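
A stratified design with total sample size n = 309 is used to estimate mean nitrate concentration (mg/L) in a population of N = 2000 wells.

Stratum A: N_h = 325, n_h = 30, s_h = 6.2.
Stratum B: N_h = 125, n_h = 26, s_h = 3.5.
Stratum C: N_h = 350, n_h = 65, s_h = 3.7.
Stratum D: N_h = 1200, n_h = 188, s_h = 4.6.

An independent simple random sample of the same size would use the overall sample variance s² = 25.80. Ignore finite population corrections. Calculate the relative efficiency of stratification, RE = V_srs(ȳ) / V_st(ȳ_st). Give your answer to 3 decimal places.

V̂(ȳ_st) = Σ W_h² s_h²/n_h, with W_h = N_h/N and N = 2000:
  stratum A: (325/2000)²·6.2²/30 = 0.0338352
  stratum B: (125/2000)²·3.5²/26 = 0.00184044
  stratum C: (350/2000)²·3.7²/65 = 0.0064501
  stratum D: (1200/2000)²·4.6²/188 = 0.0405191
V_st = 0.0826449
V_srs = s²/n = 25.80/309 = 0.0834951
Relative efficiency = V_srs / V_st = 0.0834951/0.0826449 = 1.0103

RE ≈ 1.010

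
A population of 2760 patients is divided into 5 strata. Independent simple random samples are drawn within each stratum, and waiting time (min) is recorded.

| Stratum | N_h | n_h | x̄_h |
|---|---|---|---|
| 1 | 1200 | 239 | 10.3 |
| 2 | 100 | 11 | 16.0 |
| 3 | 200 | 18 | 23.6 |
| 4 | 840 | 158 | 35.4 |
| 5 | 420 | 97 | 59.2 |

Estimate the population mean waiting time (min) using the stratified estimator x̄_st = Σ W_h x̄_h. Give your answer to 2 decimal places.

N = Σ N_h = 2760. Stratum weights W_h = N_h/N.
x̄_st = (1200·10.3 + 100·16.0 + 200·23.6 + 840·35.4 + 420·59.2) / 2760 = 26.5507

x̄_st ≈ 26.55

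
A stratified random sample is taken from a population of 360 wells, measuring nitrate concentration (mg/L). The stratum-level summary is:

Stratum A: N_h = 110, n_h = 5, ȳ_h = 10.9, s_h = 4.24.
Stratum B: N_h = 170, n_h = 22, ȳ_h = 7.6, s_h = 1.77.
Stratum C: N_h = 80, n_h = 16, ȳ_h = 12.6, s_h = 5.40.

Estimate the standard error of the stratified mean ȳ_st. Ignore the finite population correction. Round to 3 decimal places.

V̂(ȳ_st) = Σ W_h² s_h²/n_h, with W_h = N_h/N and N = 360:
  stratum A: (110/360)²·4.24²/5 = 0.335693
  stratum B: (170/360)²·1.77²/22 = 0.0317553
  stratum C: (80/360)²·5.40²/16 = 0.09
V̂(ȳ_st) = 0.457448
SE(ȳ_st) = √0.457448 = 0.676349

SE(ȳ_st) ≈ 0.676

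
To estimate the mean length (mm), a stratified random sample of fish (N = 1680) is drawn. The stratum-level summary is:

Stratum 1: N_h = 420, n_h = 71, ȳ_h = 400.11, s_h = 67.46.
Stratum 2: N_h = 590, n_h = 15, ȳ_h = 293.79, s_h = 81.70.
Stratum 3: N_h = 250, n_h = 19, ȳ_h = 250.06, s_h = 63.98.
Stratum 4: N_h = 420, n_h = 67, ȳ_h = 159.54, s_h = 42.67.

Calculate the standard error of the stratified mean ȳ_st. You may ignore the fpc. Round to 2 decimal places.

V̂(ȳ_st) = Σ W_h² s_h²/n_h, with W_h = N_h/N and N = 1680:
  stratum 1: (420/1680)²·67.46²/71 = 4.00603
  stratum 2: (590/1680)²·81.70²/15 = 54.8831
  stratum 3: (250/1680)²·63.98²/19 = 4.77086
  stratum 4: (420/1680)²·42.67²/67 = 1.69844
V̂(ȳ_st) = 65.3584
SE(ȳ_st) = √65.3584 = 8.08445

SE(ȳ_st) ≈ 8.08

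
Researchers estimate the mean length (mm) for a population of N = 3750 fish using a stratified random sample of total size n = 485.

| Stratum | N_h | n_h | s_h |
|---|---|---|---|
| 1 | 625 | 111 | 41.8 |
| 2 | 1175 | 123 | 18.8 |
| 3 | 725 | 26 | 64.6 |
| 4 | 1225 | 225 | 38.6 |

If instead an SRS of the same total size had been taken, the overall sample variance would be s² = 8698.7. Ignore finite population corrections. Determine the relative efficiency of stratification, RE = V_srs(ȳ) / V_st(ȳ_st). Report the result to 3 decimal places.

V̂(ȳ_st) = Σ W_h² s_h²/n_h, with W_h = N_h/N and N = 3750:
  stratum 1: (625/3750)²·41.8²/111 = 0.437247
  stratum 2: (1175/3750)²·18.8²/123 = 0.282113
  stratum 3: (725/3750)²·64.6²/26 = 5.99936
  stratum 4: (1225/3750)²·38.6²/225 = 0.706646
V_st = 7.42537
V_srs = s²/n = 8698.7/485 = 17.9355
Relative efficiency = V_srs / V_st = 17.9355/7.42537 = 2.4154

RE ≈ 2.415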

### Goal of the exercise
All lines from the one with "If instead an" through the end of the records need to be copied exactly, and no other lines.

### Answer for the task
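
If instead an SRS of the same total size had been taken, the overall sample variance would be s² = 8698.7. Ignore finite population corrections. Determine the relative efficiency of stratification, RE = V_srs(ȳ) / V_st(ȳ_st). Report the result to 3 decimal places.

V̂(ȳ_st) = Σ W_h² s_h²/n_h, with W_h = N_h/N and N = 3750:
  stratum 1: (625/3750)²·41.8²/111 = 0.437247
  stratum 2: (1175/3750)²·18.8²/123 = 0.282113
  stratum 3: (725/3750)²·64.6²/26 = 5.99936
  stratum 4: (1225/3750)²·38.6²/225 = 0.706646
V_st = 7.42537
V_srs = s²/n = 8698.7/485 = 17.9355
Relative efficiency = V_srs / V_st = 17.9355/7.42537 = 2.4154

RE ≈ 2.415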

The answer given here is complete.